→ Assigned task:
A verbatim copy of each record is required.

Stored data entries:
--- START ---
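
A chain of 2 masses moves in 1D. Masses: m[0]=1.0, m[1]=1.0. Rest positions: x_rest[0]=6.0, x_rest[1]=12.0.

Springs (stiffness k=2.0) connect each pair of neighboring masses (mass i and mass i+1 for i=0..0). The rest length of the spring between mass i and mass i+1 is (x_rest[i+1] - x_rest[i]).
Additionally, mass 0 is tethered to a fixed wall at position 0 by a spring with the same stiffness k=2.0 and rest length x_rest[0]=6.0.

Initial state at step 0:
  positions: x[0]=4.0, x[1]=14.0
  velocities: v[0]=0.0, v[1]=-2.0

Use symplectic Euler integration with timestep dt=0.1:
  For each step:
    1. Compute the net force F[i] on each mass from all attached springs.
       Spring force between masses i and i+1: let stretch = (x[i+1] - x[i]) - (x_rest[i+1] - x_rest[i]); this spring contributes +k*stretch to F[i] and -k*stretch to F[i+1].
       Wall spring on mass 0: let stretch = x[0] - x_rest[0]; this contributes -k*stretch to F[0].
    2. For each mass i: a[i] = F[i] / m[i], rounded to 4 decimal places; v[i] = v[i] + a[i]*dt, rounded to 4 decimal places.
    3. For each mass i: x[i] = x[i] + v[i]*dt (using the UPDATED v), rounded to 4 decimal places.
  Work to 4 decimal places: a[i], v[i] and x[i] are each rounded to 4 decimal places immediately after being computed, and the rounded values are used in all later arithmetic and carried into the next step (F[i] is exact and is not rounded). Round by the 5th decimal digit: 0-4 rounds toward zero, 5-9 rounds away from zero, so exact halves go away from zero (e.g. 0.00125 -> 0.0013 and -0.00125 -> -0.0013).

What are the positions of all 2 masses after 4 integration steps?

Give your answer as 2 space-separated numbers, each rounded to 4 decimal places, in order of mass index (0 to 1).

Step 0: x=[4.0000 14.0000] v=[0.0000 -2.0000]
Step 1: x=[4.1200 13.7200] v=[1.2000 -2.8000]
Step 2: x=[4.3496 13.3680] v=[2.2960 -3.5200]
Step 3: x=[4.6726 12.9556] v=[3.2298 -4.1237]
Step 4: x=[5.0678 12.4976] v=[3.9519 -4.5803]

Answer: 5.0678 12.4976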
--- END ---
→ Exercise solution:
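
A chain of 2 masses moves in 1D. Masses: m[0]=1.0, m[1]=1.0. Rest positions: x_rest[0]=6.0, x_rest[1]=12.0.

Springs (stiffness k=2.0) connect each pair of neighboring masses (mass i and mass i+1 for i=0..0). The rest length of the spring between mass i and mass i+1 is (x_rest[i+1] - x_rest[i]).
Additionally, mass 0 is tethered to a fixed wall at position 0 by a spring with the same stiffness k=2.0 and rest length x_rest[0]=6.0.

Initial state at step 0:
  positions: x[0]=4.0, x[1]=14.0
  velocities: v[0]=0.0, v[1]=-2.0

Use symplectic Euler integration with timestep dt=0.1:
  For each step:
    1. Compute the net force F[i] on each mass from all attached springs.
       Spring force between masses i and i+1: let stretch = (x[i+1] - x[i]) - (x_rest[i+1] - x_rest[i]); this spring contributes +k*stretch to F[i] and -k*stretch to F[i+1].
       Wall spring on mass 0: let stretch = x[0] - x_rest[0]; this contributes -k*stretch to F[0].
    2. For each mass i: a[i] = F[i] / m[i], rounded to 4 decimal places; v[i] = v[i] + a[i]*dt, rounded to 4 decimal places.
    3. For each mass i: x[i] = x[i] + v[i]*dt (using the UPDATED v), rounded to 4 decimal places.
  Work to 4 decimal places: a[i], v[i] and x[i] are each rounded to 4 decimal places immediately after being computed, and the rounded values are used in all later arithmetic and carried into the next step (F[i] is exact and is not rounded). Round by the 5th decimal digit: 0-4 rounds toward zero, 5-9 rounds away from zero, so exact halves go away from zero (e.g. 0.00125 -> 0.0013 and -0.00125 -> -0.0013).

What are the positions of all 2 masses after 4 integration steps?

Give your answer as 2 space-separated numbers, each rounded to 4 decimal places, in order of mass index (0 to 1).

Step 0: x=[4.0000 14.0000] v=[0.0000 -2.0000]
Step 1: x=[4.1200 13.7200] v=[1.2000 -2.8000]
Step 2: x=[4.3496 13.3680] v=[2.2960 -3.5200]
Step 3: x=[4.6726 12.9556] v=[3.2298 -4.1237]
Step 4: x=[5.0678 12.4976] v=[3.9519 -4.5803]

Answer: 5.0678 12.4976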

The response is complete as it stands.